→ Task brief: Set down, exactly as written, every line from the top of the records below to the line containing "Coastal | 8996 |", both ends included, and no others.
Provided material: Begin
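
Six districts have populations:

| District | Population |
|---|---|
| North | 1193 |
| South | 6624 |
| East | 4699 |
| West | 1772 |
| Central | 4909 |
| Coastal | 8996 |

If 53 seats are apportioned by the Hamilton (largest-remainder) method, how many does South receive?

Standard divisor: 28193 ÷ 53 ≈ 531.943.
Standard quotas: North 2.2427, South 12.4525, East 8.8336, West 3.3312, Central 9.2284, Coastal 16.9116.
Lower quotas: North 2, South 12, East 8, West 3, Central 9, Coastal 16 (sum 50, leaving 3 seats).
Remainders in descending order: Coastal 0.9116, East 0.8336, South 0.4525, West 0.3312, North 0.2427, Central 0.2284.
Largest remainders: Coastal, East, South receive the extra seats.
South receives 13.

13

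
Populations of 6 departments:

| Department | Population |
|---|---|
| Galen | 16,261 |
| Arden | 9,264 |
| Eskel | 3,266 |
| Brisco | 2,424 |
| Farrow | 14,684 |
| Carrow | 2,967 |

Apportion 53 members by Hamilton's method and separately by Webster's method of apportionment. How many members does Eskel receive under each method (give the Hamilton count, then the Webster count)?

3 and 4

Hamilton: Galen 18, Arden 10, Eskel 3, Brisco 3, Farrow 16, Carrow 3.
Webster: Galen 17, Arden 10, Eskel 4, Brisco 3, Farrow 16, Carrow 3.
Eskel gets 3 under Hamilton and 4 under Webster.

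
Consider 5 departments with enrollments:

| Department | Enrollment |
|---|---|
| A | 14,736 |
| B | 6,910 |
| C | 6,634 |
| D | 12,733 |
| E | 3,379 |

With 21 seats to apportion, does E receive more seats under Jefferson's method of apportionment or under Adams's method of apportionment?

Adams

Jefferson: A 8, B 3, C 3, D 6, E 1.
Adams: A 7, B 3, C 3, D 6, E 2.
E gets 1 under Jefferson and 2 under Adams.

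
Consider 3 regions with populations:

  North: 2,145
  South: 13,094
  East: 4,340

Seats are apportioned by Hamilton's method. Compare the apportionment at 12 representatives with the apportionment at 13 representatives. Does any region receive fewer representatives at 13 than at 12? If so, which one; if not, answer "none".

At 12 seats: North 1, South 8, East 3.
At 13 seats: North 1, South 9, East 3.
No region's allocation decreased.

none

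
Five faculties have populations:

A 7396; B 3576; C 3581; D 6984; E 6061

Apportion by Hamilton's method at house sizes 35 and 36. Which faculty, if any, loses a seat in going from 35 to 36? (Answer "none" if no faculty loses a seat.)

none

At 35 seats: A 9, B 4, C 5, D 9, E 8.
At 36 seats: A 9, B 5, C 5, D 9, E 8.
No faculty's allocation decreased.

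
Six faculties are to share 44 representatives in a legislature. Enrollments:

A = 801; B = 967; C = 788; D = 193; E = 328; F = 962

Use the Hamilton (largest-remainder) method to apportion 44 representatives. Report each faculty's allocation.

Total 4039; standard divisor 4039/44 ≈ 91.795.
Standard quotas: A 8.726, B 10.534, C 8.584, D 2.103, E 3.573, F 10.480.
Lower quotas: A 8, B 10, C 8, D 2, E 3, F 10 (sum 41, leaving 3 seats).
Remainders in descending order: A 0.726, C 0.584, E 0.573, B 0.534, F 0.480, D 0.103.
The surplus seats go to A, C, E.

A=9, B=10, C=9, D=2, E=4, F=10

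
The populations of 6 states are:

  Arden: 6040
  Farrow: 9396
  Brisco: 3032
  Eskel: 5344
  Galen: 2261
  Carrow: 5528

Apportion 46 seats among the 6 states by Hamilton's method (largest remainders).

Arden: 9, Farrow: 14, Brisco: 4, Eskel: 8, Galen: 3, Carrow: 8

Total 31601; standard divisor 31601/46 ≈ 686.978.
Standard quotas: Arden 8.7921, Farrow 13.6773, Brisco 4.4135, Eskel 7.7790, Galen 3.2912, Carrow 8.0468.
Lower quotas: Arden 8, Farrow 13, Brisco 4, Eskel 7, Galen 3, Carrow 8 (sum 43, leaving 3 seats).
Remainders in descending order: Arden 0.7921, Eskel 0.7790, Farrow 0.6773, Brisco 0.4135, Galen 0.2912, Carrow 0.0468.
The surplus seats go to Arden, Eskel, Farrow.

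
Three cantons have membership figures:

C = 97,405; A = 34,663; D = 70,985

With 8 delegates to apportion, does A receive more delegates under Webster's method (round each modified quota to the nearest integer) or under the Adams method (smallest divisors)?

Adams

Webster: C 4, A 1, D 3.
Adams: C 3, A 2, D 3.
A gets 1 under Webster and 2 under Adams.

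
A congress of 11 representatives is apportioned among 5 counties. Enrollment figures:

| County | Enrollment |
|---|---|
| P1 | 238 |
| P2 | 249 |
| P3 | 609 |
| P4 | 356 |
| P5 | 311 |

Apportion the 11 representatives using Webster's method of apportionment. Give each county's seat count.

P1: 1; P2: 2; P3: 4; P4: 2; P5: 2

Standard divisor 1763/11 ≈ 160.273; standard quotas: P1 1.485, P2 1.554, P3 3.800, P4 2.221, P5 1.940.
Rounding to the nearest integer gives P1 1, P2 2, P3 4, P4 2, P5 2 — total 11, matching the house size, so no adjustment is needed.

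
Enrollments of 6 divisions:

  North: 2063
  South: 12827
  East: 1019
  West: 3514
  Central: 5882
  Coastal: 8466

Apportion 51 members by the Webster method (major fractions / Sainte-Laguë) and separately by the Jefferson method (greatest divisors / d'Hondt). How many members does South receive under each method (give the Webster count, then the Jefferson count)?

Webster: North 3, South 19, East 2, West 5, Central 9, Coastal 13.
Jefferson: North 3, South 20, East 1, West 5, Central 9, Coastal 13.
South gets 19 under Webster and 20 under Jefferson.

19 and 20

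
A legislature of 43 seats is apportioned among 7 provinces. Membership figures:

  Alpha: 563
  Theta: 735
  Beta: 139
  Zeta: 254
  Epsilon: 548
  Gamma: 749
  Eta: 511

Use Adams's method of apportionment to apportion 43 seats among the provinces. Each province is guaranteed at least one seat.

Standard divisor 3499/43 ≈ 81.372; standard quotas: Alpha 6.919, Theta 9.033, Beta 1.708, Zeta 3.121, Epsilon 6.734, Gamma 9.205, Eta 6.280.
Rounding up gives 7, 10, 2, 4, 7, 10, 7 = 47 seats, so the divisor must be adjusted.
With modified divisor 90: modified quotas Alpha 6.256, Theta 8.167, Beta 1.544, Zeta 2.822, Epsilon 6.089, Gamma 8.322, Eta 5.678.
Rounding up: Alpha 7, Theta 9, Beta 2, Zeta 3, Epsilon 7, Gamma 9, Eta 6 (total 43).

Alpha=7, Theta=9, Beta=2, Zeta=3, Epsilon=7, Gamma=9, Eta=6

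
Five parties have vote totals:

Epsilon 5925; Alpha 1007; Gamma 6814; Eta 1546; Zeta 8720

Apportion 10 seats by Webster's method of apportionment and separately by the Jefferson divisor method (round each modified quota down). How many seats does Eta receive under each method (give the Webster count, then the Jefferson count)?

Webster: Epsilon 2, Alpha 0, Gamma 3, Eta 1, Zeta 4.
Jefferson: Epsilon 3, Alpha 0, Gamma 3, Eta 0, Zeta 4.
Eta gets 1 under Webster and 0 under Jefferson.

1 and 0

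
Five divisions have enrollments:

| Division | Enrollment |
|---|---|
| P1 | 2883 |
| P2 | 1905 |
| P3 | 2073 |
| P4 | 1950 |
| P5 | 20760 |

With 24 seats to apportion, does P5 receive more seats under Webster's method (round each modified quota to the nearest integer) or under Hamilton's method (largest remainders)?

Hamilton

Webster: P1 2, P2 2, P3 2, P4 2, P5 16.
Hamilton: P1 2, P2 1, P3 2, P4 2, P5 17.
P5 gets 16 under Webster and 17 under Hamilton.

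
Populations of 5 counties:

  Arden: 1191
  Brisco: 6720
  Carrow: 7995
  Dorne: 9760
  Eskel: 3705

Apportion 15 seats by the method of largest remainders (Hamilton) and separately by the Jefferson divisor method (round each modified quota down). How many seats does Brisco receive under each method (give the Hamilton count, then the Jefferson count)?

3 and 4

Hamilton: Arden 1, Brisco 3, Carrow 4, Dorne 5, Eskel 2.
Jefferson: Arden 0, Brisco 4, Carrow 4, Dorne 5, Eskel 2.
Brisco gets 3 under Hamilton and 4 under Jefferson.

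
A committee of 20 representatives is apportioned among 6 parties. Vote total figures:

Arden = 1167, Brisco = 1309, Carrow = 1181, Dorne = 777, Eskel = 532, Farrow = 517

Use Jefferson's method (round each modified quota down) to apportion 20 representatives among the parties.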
Provided material: End
→ Output:
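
Six districts have populations:

| District | Population |
|---|---|
| North | 1193 |
| South | 6624 |
| East | 4699 |
| West | 1772 |
| Central | 4909 |
| Coastal | 8996 |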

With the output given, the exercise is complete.